(AIM OF THE EXERCISE): Exactly one number should make up the answer: how many lines of the listing contain the string "logics".

(PROVIDED DATA):
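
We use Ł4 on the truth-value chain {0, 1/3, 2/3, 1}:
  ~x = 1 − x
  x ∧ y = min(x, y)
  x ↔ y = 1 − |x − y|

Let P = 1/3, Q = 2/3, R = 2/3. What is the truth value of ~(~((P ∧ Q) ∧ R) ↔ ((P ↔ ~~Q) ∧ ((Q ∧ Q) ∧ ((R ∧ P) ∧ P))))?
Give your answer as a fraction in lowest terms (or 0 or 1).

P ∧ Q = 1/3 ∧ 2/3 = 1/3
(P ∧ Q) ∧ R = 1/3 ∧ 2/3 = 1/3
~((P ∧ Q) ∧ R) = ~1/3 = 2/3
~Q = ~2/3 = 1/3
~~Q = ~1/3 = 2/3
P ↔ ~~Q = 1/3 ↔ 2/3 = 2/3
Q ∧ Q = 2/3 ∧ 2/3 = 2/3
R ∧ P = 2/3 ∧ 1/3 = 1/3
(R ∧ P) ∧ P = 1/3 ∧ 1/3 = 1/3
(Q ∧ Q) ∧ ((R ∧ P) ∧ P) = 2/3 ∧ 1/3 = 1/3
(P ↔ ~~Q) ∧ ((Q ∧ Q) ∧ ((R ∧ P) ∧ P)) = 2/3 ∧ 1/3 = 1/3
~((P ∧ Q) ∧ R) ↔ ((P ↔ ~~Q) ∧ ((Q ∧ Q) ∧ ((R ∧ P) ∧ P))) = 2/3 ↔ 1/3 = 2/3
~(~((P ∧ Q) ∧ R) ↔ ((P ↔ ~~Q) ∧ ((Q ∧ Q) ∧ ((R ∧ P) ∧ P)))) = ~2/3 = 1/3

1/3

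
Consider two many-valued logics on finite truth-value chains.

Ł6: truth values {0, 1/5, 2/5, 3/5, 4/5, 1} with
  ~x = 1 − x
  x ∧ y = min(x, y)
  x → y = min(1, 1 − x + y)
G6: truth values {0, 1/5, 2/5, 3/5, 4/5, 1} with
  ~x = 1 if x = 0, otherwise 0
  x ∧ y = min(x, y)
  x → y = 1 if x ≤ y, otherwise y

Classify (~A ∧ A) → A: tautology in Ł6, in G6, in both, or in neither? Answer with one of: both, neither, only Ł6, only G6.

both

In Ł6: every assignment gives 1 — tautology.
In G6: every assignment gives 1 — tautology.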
* * *
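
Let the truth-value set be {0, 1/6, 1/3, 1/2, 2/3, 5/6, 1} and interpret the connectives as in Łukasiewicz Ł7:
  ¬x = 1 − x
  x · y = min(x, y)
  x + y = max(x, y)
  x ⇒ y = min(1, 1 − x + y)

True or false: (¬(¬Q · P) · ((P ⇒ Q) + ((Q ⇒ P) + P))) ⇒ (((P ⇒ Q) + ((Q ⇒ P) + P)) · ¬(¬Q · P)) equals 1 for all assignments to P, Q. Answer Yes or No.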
...
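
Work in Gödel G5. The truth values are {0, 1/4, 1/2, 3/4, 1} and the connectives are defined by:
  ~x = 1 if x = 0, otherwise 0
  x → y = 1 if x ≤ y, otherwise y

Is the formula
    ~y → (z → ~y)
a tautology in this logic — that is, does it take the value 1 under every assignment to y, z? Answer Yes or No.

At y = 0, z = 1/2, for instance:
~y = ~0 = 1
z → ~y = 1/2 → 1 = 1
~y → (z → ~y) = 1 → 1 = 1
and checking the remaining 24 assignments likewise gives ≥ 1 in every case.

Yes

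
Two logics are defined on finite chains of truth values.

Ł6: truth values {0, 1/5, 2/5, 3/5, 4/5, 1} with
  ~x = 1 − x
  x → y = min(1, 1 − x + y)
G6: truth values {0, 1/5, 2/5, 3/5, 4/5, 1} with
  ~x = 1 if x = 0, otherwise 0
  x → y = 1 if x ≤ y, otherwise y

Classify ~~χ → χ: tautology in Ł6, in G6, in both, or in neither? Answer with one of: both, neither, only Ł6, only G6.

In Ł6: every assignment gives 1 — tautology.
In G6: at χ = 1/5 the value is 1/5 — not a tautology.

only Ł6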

(OUTPUT BELOW): 2